AIM OF THE EXERCISE:
Give back exactly the line containing "A rectangular metal sheet measuring 14.9" together with all the lines after it, ending at the final line below.

[Records drawn from a dataset]
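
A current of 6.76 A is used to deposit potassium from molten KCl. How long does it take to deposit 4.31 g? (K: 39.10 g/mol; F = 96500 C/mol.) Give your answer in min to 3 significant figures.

n(K) = 4.31 / 39.10 = 0.1102 mol
K⁺ + e⁻ → K, so n(e⁻) = 0.1102 mol
Q = 0.1102 × 96500 = 10630 C
t = Q / I = 10630 / 6.76 = 1572 s = 26.2 min

26.2 min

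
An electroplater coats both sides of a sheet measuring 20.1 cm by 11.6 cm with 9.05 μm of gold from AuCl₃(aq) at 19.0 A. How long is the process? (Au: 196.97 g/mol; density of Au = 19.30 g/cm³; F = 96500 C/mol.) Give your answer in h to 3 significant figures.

Plated area = 2 × 20.1 × 11.6 = 466.3 cm²
Volume = 466.3 × 9.05×10⁻⁴ cm = 0.4220 cm³
m(Au) = 0.4220 × 19.30 = 8.145 g
n(Au) = 8.145 / 196.97 = 0.04135 mol; n(e⁻) = 3 × 0.04135 = 0.1241 mol
Q = 0.1241 × 96500 = 11980 C
t = 11980 / 19.0 = 630.5 s = 0.175 h

0.175 h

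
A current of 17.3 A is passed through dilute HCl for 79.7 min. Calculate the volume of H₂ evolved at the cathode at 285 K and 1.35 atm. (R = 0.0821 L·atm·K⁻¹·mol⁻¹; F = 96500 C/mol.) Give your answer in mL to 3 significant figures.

Q = It = 17.3 × 4782 = 82730 C
n(e⁻) = 82730 / 96500 = 0.8573 mol
2H⁺ + 2e⁻ → H₂, so n(H₂) = 0.8573 / 2 = 0.4287 mol
V = nRT/P = 0.4287 × 0.0821 × 285 / 1.35 = 7.430 L
= 7430 mL

7430 mL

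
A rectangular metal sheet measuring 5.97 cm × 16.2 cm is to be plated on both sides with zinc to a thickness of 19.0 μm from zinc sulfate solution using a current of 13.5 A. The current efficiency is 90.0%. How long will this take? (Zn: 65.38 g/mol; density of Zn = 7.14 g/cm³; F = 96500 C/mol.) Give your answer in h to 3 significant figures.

Plated area = 2 × 5.97 × 16.2 = 193.4 cm²
Volume = 193.4 × 19.0×10⁻⁴ cm = 0.3675 cm³
m(Zn) = 0.3675 × 7.14 = 2.624 g
n(Zn) = 2.624 / 65.38 = 0.04013 mol; n(e⁻) = 2 × 0.04013 = 0.08026 mol
Q = 0.08026 × 96500 / 0.900 = 8606 C
t = 8606 / 13.5 = 637.5 s = 0.177 h

0.177 h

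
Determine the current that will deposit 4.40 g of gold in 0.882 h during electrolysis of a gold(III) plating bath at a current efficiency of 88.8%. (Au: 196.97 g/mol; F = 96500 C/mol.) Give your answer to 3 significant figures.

n(Au) = 4.40 / 196.97 = 0.02234 mol
Au³⁺ + 3e⁻ → Au, so n(e⁻) = 3 × 0.02234 = 0.06702 mol
Q = 0.06702 × 96500 / 0.888 = 7283 C
I = Q / t = 7283 / 3175.2 s = 2.29 A

2.29 A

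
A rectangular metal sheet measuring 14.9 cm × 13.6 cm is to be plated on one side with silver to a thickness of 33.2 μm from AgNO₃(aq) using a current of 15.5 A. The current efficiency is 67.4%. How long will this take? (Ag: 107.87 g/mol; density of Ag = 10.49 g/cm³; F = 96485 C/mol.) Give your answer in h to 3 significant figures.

Plated area = 14.9 × 13.6 = 202.6 cm²
Volume = 202.6 × 33.2×10⁻⁴ cm = 0.6726 cm³
m(Ag) = 0.6726 × 10.49 = 7.056 g
n(Ag) = 7.056 / 107.87 = 0.06541 mol; n(e⁻) = 0.06541 mol
Q = 0.06541 × 96485 / 0.674 = 9364 C
t = 9364 / 15.5 = 604.1 s = 0.168 h

0.168 h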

TASK ANSWER:
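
A rectangular metal sheet measuring 14.9 cm × 13.6 cm is to be plated on one side with silver to a thickness of 33.2 μm from AgNO₃(aq) using a current of 15.5 A. The current efficiency is 67.4%. How long will this take? (Ag: 107.87 g/mol; density of Ag = 10.49 g/cm³; F = 96485 C/mol.) Give your answer in h to 3 significant figures.

Plated area = 14.9 × 13.6 = 202.6 cm²
Volume = 202.6 × 33.2×10⁻⁴ cm = 0.6726 cm³
m(Ag) = 0.6726 × 10.49 = 7.056 g
n(Ag) = 7.056 / 107.87 = 0.06541 mol; n(e⁻) = 0.06541 mol
Q = 0.06541 × 96485 / 0.674 = 9364 C
t = 9364 / 15.5 = 604.1 s = 0.168 h

0.168 h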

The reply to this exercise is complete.